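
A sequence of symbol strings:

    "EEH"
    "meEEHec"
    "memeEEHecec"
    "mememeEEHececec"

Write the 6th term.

Each term wraps the previous one in me on the left and ec on the right.
From mememeEEHececec, 2 further steps: mememeEEHececec → memememeEEHecececec → (answer).

mememememeEEHececececec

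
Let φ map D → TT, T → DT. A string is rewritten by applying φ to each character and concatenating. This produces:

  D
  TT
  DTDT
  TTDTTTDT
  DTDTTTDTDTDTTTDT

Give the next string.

Rewriting the 16 symbols of DTDTTTDTDTDTTTDT one by one yields TT DT TT DT DT DT TT DT TT DT TT DT DT DT TT DT; concatenated:

TTDTTTDTDTDTTTDTTTDTTTDTDTDTTTDT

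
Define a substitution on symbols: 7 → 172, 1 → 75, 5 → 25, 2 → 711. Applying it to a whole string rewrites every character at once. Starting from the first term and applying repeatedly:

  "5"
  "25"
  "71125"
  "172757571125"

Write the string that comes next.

Rewriting each symbol of 172757571125: 1→75, 7→172, 2→711, 7→172, 5→25, 7→172, 5→25, 7→172, 1→75, 1→75, 2→711, 5→25, which concatenates to 75 172 711 172 25 172 25 172 75 75 711 25.

751727111722517225172757571125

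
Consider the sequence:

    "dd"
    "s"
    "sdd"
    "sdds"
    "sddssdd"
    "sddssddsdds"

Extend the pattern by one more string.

This is a Fibonacci-style word recurrence s(k) = s(k−1)·s(k−2): e.g. s·dd = sdd.
Continuing: sddssddsdds · sddssdd gives term 7.

sddssddsddssddssdd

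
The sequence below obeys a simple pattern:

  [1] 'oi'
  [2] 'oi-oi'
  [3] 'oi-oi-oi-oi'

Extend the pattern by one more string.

Each string is two copies of the previous one joined by '-'.
One more doubling of oi-oi-oi-oi gives the answer.

oi-oi-oi-oi-oi-oi-oi-oi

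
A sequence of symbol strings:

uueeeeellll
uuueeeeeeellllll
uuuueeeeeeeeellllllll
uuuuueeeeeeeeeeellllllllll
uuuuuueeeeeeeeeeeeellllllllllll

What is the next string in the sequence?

Reading off run lengths: u runs 2, 3, 4, 5, 6; e runs 5, 7, 9, 11, 13; l runs 4, 6, 8, 10, 12 — each is linear in n, where the shown terms are n = 2, 3, 4, 5, 6.
For the next term, n = 7, so the run lengths are 7, 15, 14.

uuuuuuueeeeeeeeeeeeeeellllllllllllll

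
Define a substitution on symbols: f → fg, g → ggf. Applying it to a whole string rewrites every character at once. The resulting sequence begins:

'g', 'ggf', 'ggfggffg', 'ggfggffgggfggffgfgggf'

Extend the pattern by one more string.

Rewriting the 21 symbols of ggfggffgggfggffgfgggf one by one yields ggf ggf fg ggf ggf fg fg ggf ggf ggf fg ggf ggf fg fg ggf fg ggf ggf ggf fg; concatenated:

ggfggffgggfggffgfgggfggfggffgggfggffgfgggffgggfggfggffg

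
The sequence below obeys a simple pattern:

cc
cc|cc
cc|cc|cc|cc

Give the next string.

Each string is two copies of the previous one joined by '|'.
Doubling cc|cc|cc|cc with '|' between the halves:

cc|cc|cc|cc|cc|cc|cc|cc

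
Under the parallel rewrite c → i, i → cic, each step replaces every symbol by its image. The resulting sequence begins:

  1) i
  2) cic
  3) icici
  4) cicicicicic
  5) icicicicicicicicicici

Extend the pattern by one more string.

cicicicicicicicicicicicicicicicicicicicicic

φ(icicicicicicicicicici) expands symbol-by-symbol to cic i cic i cic i cic i cic i cic i cic i cic i cic i cic i cic; joining the 21 pieces gives the next term.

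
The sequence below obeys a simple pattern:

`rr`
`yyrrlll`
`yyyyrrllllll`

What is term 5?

yyyyyyyyrrllllllllllll

Every step adds yy to the front and lll to the end of the previous string.
From yyyyrrllllll, 2 further steps: yyyyrrllllll → yyyyyyrrlllllllll → (answer).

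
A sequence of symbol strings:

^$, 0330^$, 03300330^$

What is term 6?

The strings grow by a fixed prefix 0330 each time.
From 03300330^$, 3 further steps: 03300330^$ → 033003300330^$ → 0330033003300330^$ → (answer).

03300330033003300330^$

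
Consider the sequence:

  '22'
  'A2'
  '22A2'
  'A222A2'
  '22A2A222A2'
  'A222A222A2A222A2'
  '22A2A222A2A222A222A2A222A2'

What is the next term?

A222A222A2A222A222A2A222A2A222A222A2A222A2

From term 3 onward, concatenate the second-to-last term with the last: 22·A2 = 22A2, A2·22A2 = A222A2, …
Continuing: A222A222A2A222A2 · 22A2A222A2A222A222A2A222A2 gives term 8.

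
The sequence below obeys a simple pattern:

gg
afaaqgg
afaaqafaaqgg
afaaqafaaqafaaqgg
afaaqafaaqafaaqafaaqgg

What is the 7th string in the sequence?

Each term is the previous one with afaaq prepended.
From afaaqafaaqafaaqafaaqgg, 2 further steps: afaaqafaaqafaaqafaaqgg → afaaqafaaqafaaqafaaqafaaqgg → (answer).

afaaqafaaqafaaqafaaqafaaqafaaqgg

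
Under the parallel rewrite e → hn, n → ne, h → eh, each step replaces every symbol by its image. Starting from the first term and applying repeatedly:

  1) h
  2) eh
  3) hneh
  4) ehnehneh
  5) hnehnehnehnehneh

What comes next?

Rewriting the 16 symbols of hnehnehnehnehneh one by one yields eh ne hn eh ne hn eh ne hn eh ne hn eh ne hn eh; concatenated:

ehnehnehnehnehnehnehnehnehnehneh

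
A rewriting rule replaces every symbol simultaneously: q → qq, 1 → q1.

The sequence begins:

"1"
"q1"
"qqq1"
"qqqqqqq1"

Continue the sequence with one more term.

Rewriting each symbol of qqqqqqq1: q→qq, q→qq, q→qq, q→qq, q→qq, q→qq, q→qq, 1→q1, which concatenates to qq qq qq qq qq qq qq q1.

qqqqqqqqqqqqqqq1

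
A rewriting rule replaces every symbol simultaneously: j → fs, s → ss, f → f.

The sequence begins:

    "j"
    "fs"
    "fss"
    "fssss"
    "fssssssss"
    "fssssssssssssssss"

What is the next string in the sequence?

Rewriting the 17 symbols of fssssssssssssssss one by one yields f ss ss ss ss ss ss ss ss ss ss ss ss ss ss ss ss; concatenated:

fssssssssssssssssssssssssssssssss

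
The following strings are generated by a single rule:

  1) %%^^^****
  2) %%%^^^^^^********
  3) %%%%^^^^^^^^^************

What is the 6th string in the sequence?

%%%%%%%^^^^^^^^^^^^^^^^^^************************

Each string has the form %^{n+1} ^^{3n} *^{4n} (n = 1, 2, …).
For term 6, n = 6, so the run lengths are 7, 18, 24.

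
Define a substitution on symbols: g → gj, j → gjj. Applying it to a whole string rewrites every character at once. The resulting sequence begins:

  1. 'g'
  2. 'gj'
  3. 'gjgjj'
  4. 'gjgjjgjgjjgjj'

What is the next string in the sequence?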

★ ★ ★ ★ ★

TASK DETAILS:
The response should consist of the entries, retyped exactly and in full.

REPLY TO THE EXERCISE:
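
A sequence of symbol strings:

    "EEH"
    "meEEHec"
    "memeEEHecec"
    "mememeEEHececec"

Write the 6th term.

Each term wraps the previous one in me on the left and ec on the right.
From mememeEEHececec, 2 further steps: mememeEEHececec → memememeEEHecececec → (answer).

mememememeEEHececececec

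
Let φ map D → TT, T → DT. A string is rewritten by applying φ to each character and concatenating. This produces:

  D
  TT
  DTDT
  TTDTTTDT
  DTDTTTDTDTDTTTDT

Give the next string.

Rewriting the 16 symbols of DTDTTTDTDTDTTTDT one by one yields TT DT TT DT DT DT TT DT TT DT TT DT DT DT TT DT; concatenated:

TTDTTTDTDTDTTTDTTTDTTTDTDTDTTTDT

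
Define a substitution on symbols: 7 → 172, 1 → 75, 5 → 25, 2 → 711. Applying it to a whole string rewrites every character at once. Starting from the first term and applying repeatedly:

  "5"
  "25"
  "71125"
  "172757571125"

Write the string that comes next.

Rewriting each symbol of 172757571125: 1→75, 7→172, 2→711, 7→172, 5→25, 7→172, 5→25, 7→172, 1→75, 1→75, 2→711, 5→25, which concatenates to 75 172 711 172 25 172 25 172 75 75 711 25.

751727111722517225172757571125

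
Consider the sequence:

    "dd"
    "s"
    "sdd"
    "sdds"
    "sddssdd"
    "sddssddsdds"

Extend the pattern by one more string.

This is a Fibonacci-style word recurrence s(k) = s(k−1)·s(k−2): e.g. s·dd = sdd.
Continuing: sddssddsdds · sddssdd gives term 7.

sddssddsddssddssdd

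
The sequence below obeys a simple pattern:

  [1] 'oi'
  [2] 'oi-oi'
  [3] 'oi-oi-oi-oi'

Extend the pattern by one more string.

Each string is two copies of the previous one joined by '-'.
One more doubling of oi-oi-oi-oi gives the answer.

oi-oi-oi-oi-oi-oi-oi-oi

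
A sequence of symbol strings:

uueeeeellll
uuueeeeeeellllll
uuuueeeeeeeeellllllll
uuuuueeeeeeeeeeellllllllll
uuuuuueeeeeeeeeeeeellllllllllll

What is the next string in the sequence?

Reading off run lengths: u runs 2, 3, 4, 5, 6; e runs 5, 7, 9, 11, 13; l runs 4, 6, 8, 10, 12 — each is linear in n, where the shown terms are n = 2, 3, 4, 5, 6.
For the next term, n = 7, so the run lengths are 7, 15, 14.

uuuuuuueeeeeeeeeeeeeeellllllllllllll

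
Define a substitution on symbols: f → fg, g → ggf. Applying it to a whole string rewrites every character at once. The resulting sequence begins:

'g', 'ggf', 'ggfggffg', 'ggfggffgggfggffgfgggf'

Extend the pattern by one more string.

Rewriting the 21 symbols of ggfggffgggfggffgfgggf one by one yields ggf ggf fg ggf ggf fg fg ggf ggf ggf fg ggf ggf fg fg ggf fg ggf ggf ggf fg; concatenated:

ggfggffgggfggffgfgggfggfggffgggfggffgfgggffgggfggfggffg

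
The sequence below obeys a simple pattern:

cc
cc|cc
cc|cc|cc|cc

Give the next string.

Each string is two copies of the previous one joined by '|'.
Doubling cc|cc|cc|cc with '|' between the halves:

cc|cc|cc|cc|cc|cc|cc|cc

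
Under the parallel rewrite c → i, i → cic, each step replaces every symbol by its image. The resulting sequence begins:

  1) i
  2) cic
  3) icici
  4) cicicicicic
  5) icicicicicicicicicici

Extend the pattern by one more string.

cicicicicicicicicicicicicicicicicicicicicic

φ(icicicicicicicicicici) expands symbol-by-symbol to cic i cic i cic i cic i cic i cic i cic i cic i cic i cic i cic; joining the 21 pieces gives the next term.

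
The sequence below obeys a simple pattern:

`rr`
`yyrrlll`
`yyyyrrllllll`

What is term 5?

yyyyyyyyrrllllllllllll

Every step adds yy to the front and lll to the end of the previous string.
From yyyyrrllllll, 2 further steps: yyyyrrllllll → yyyyyyrrlllllllll → (answer).

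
A sequence of symbol strings:

^$, 0330^$, 03300330^$

What is term 6?

The strings grow by a fixed prefix 0330 each time.
From 03300330^$, 3 further steps: 03300330^$ → 033003300330^$ → 0330033003300330^$ → (answer).

03300330033003300330^$

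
Consider the sequence:

  '22'
  'A2'
  '22A2'
  'A222A2'
  '22A2A222A2'
  'A222A222A2A222A2'
  '22A2A222A2A222A222A2A222A2'

What is the next term?

A222A222A2A222A222A2A222A2A222A222A2A222A2

From term 3 onward, concatenate the second-to-last term with the last: 22·A2 = 22A2, A2·22A2 = A222A2, …
Continuing: A222A222A2A222A2 · 22A2A222A2A222A222A2A222A2 gives term 8.

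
The sequence below obeys a simple pattern:

gg
afaaqgg
afaaqafaaqgg
afaaqafaaqafaaqgg
afaaqafaaqafaaqafaaqgg

What is the 7th string in the sequence?

Each term is the previous one with afaaq prepended.
From afaaqafaaqafaaqafaaqgg, 2 further steps: afaaqafaaqafaaqafaaqgg → afaaqafaaqafaaqafaaqafaaqgg → (answer).

afaaqafaaqafaaqafaaqafaaqafaaqgg

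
Under the parallel rewrite e → hn, n → ne, h → eh, each step replaces every symbol by its image. Starting from the first term and applying repeatedly:

  1) h
  2) eh
  3) hneh
  4) ehnehneh
  5) hnehnehnehnehneh

What comes next?

Rewriting the 16 symbols of hnehnehnehnehneh one by one yields eh ne hn eh ne hn eh ne hn eh ne hn eh ne hn eh; concatenated:

ehnehnehnehnehnehnehnehnehnehneh

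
A rewriting rule replaces every symbol simultaneously: q → qq, 1 → q1.

The sequence begins:

"1"
"q1"
"qqq1"
"qqqqqqq1"

Continue the sequence with one more term.

Rewriting each symbol of qqqqqqq1: q→qq, q→qq, q→qq, q→qq, q→qq, q→qq, q→qq, 1→q1, which concatenates to qq qq qq qq qq qq qq q1.

qqqqqqqqqqqqqqq1

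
A rewriting rule replaces every symbol simultaneously: j → fs, s → ss, f → f.

The sequence begins:

    "j"
    "fs"
    "fss"
    "fssss"
    "fssssssss"
    "fssssssssssssssss"

What is the next string in the sequence?

Rewriting the 17 symbols of fssssssssssssssss one by one yields f ss ss ss ss ss ss ss ss ss ss ss ss ss ss ss ss; concatenated:

fssssssssssssssssssssssssssssssss

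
The following strings are generated by a single rule:

  1) %%^^^****
  2) %%%^^^^^^********
  3) %%%%^^^^^^^^^************

What is the 6th string in the sequence?

%%%%%%%^^^^^^^^^^^^^^^^^^************************

Each string has the form %^{n+1} ^^{3n} *^{4n} (n = 1, 2, …).
For term 6, n = 6, so the run lengths are 7, 18, 24.

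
Define a substitution on symbols: g → gj, j → gjj. Applying it to a whole string rewrites every character at once. The resulting sequence begins:

  1. 'g'
  2. 'gj'
  3. 'gjgjj'
  4. 'gjgjjgjgjjgjj'

What is the next string in the sequence?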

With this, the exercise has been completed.